**ENTRIES SHOWN:**
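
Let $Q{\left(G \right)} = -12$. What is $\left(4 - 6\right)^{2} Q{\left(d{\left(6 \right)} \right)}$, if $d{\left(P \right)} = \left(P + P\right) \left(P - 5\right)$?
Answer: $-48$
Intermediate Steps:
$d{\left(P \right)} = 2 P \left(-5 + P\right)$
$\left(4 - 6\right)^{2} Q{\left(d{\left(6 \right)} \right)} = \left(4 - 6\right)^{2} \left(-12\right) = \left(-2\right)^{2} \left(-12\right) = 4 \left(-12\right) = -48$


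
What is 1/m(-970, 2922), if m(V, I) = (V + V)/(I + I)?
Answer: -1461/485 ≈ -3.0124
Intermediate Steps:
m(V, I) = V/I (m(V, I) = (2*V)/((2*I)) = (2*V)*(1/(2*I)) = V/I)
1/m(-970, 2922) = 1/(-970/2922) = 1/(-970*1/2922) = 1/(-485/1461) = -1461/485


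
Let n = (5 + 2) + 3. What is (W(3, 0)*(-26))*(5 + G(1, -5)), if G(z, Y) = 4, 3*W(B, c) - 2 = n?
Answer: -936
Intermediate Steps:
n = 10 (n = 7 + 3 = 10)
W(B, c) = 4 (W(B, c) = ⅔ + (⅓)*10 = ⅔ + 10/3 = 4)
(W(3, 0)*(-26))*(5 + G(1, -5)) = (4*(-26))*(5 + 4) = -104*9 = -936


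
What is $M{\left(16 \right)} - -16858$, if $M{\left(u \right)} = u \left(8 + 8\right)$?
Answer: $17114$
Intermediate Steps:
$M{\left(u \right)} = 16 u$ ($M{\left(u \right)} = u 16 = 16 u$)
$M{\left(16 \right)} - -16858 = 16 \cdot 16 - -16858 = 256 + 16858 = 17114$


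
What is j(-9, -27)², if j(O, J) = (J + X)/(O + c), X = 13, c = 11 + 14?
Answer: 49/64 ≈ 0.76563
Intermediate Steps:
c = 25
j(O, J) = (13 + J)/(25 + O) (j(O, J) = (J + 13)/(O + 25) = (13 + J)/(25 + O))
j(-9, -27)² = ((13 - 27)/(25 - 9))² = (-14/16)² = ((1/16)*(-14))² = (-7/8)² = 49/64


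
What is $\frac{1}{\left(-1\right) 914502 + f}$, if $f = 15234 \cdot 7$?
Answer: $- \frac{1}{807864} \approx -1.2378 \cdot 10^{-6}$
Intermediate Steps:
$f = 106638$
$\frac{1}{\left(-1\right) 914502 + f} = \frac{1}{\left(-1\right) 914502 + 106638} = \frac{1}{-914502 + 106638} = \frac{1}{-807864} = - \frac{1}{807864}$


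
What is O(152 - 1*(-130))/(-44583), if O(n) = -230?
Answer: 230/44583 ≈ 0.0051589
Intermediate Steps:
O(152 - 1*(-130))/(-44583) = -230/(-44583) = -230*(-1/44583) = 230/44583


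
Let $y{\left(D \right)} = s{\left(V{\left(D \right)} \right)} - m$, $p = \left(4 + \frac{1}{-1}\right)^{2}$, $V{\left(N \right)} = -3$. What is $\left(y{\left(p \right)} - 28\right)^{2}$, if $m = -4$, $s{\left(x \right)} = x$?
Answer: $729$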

--

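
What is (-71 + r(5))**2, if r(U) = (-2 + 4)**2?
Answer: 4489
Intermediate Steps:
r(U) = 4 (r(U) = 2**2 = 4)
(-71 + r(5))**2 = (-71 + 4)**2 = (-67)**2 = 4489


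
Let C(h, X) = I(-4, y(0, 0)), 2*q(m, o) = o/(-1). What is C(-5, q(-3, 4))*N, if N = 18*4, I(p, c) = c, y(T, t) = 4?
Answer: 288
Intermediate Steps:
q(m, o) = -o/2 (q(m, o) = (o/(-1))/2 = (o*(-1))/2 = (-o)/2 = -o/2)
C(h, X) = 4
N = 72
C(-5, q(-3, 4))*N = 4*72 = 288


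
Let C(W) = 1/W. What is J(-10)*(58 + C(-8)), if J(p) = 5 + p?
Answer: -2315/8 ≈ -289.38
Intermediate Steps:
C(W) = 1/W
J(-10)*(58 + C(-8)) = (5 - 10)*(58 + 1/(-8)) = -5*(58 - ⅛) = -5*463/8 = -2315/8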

**AIM OF THE EXERCISE:**
Print exactly the lines of the listing above starting at the line containing "Answer: -936" and ending at the line containing "Answer: $17114$", both included.

**WRITTEN SOLUTION:**
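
Answer: -936
Intermediate Steps:
n = 10 (n = 7 + 3 = 10)
W(B, c) = 4 (W(B, c) = ⅔ + (⅓)*10 = ⅔ + 10/3 = 4)
(W(3, 0)*(-26))*(5 + G(1, -5)) = (4*(-26))*(5 + 4) = -104*9 = -936


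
What is $M{\left(16 \right)} - -16858$, if $M{\left(u \right)} = u \left(8 + 8\right)$?
Answer: $17114$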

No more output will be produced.